[Start of section]

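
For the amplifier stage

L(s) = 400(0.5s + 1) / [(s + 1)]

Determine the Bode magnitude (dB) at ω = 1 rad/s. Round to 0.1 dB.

At ω = 1 rad/s:
zero (1 + j1·0.5) = 1 + j0.5 → |·| ≈ 1.118, ∠ ≈ 26.57°
pole (1 + j1·1) = 1 + j1 → |·| ≈ 1.4142, ∠ ≈ 45.00°
|L| = 400 · 1.118 / (1.4142) ≈ 316.22
Gain = 20 log₁₀(316.22) ≈ 50.00 dB

50.0 dB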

[End of section]

▸ Exercise directions
The records above should be given again in full, exactly as written.

▸ Output for this task
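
For the amplifier stage

L(s) = 400(0.5s + 1) / [(s + 1)]

Determine the Bode magnitude (dB) at ω = 1 rad/s. Round to 0.1 dB.

At ω = 1 rad/s:
zero (1 + j1·0.5) = 1 + j0.5 → |·| ≈ 1.118, ∠ ≈ 26.57°
pole (1 + j1·1) = 1 + j1 → |·| ≈ 1.4142, ∠ ≈ 45.00°
|L| = 400 · 1.118 / (1.4142) ≈ 316.22
Gain = 20 log₁₀(316.22) ≈ 50.00 dB

50.0 dB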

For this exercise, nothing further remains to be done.